*EXCERPTED RECORDS*.
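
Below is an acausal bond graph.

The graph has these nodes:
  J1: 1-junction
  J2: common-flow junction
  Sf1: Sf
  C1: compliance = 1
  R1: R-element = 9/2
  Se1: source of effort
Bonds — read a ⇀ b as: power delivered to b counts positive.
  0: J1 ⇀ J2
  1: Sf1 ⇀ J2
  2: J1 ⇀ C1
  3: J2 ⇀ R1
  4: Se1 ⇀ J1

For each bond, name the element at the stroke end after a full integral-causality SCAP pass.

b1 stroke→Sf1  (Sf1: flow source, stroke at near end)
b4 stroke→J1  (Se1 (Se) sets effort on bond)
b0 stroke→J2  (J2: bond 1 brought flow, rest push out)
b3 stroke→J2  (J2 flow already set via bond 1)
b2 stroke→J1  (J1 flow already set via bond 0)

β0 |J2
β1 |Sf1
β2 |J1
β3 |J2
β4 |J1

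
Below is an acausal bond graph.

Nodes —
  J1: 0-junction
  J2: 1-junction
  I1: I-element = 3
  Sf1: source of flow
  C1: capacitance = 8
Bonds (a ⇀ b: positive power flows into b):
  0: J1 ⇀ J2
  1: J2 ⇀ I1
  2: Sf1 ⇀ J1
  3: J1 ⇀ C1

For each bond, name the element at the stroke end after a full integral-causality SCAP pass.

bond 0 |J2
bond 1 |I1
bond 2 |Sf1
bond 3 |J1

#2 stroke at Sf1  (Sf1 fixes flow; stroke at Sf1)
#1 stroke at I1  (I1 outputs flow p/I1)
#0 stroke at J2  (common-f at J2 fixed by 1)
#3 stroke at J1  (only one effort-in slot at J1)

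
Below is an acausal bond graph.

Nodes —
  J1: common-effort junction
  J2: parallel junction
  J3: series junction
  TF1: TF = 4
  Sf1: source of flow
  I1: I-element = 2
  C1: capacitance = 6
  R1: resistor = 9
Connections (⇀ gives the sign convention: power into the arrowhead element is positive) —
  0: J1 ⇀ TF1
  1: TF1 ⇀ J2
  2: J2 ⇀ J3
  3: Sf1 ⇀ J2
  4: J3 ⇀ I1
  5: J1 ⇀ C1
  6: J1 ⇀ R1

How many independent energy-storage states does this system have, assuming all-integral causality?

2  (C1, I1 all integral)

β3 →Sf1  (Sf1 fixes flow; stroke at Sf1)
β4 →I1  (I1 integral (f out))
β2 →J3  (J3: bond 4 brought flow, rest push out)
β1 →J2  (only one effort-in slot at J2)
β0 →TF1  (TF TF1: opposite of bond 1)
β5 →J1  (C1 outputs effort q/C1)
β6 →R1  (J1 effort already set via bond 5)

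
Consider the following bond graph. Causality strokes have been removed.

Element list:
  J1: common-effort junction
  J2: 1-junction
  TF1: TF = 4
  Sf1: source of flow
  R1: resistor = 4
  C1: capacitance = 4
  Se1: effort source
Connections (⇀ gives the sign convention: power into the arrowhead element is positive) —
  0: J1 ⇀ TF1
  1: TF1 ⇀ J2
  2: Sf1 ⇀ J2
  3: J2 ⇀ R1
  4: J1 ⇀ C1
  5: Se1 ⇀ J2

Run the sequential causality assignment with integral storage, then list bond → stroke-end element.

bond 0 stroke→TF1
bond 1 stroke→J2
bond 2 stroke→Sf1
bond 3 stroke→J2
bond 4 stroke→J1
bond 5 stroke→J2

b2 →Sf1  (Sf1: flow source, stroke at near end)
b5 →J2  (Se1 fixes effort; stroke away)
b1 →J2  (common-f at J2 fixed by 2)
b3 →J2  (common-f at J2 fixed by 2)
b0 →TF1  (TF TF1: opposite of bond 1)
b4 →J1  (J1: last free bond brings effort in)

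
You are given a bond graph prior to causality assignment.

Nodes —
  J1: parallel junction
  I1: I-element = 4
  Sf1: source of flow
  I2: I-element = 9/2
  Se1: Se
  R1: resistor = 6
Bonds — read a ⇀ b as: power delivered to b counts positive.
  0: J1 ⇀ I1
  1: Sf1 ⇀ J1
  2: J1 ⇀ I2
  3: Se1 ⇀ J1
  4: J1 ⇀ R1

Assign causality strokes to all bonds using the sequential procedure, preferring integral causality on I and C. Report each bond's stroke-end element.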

*PROBLEM DESCRIPTION*.
The answer must contain only the lines from the one with "2: Sf1 ⇀ J2" to the end of the entries above, each written out exactly.

*TASK ANSWER*.
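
  2: Sf1 ⇀ J2
  3: J2 ⇀ R1
  4: J1 ⇀ C1
  5: Se1 ⇀ J2

Run the sequential causality assignment with integral storage, then list bond → stroke-end element.

bond 0 stroke→TF1
bond 1 stroke→J2
bond 2 stroke→Sf1
bond 3 stroke→J2
bond 4 stroke→J1
bond 5 stroke→J2

b2 →Sf1  (Sf1: flow source, stroke at near end)
b5 →J2  (Se1 fixes effort; stroke away)
b1 →J2  (common-f at J2 fixed by 2)
b3 →J2  (common-f at J2 fixed by 2)
b0 →TF1  (TF TF1: opposite of bond 1)
b4 →J1  (J1: last free bond brings effort in)

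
You are given a bond graph prior to causality assignment.

Nodes —
  J1: parallel junction
  I1: I-element = 4
  Sf1: source of flow
  I2: I-element = 9/2
  Se1: Se
  R1: resistor = 6
Bonds — read a ⇀ b as: power delivered to b counts positive.
  0: J1 ⇀ I1
  1: Sf1 ⇀ J1
  2: J1 ⇀ I2
  3: Se1 ⇀ J1
  4: J1 ⇀ R1

Assign causality strokes to all bonds using the sequential procedure, preferring integral causality on I and C. Report each bond's stroke-end element.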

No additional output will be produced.